# TASK BRIEF:
Return every record below exactly as written.

# Stored items:
....

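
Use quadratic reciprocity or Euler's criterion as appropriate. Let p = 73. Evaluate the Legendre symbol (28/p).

-1

Euler's criterion: (28/73) ≡ 28^36 (mod 73).
28^2 ≡ 54 (mod 73)
28^4 ≡ 69 (mod 73)
28^8 ≡ 16 (mod 73)
28^16 ≡ 37 (mod 73)
28^32 ≡ 55 (mod 73)
28^36 = 28^(32+4) ≡ 72 (mod 73).
Result is 72 ≡ −1, so (28/73) = −1.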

....

# EXPECTED OUTPUT:
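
Use quadratic reciprocity or Euler's criterion as appropriate. Let p = 73. Evaluate the Legendre symbol (28/p).

-1

Euler's criterion: (28/73) ≡ 28^36 (mod 73).
28^2 ≡ 54 (mod 73)
28^4 ≡ 69 (mod 73)
28^8 ≡ 16 (mod 73)
28^16 ≡ 37 (mod 73)
28^32 ≡ 55 (mod 73)
28^36 = 28^(32+4) ≡ 72 (mod 73).
Result is 72 ≡ −1, so (28/73) = −1.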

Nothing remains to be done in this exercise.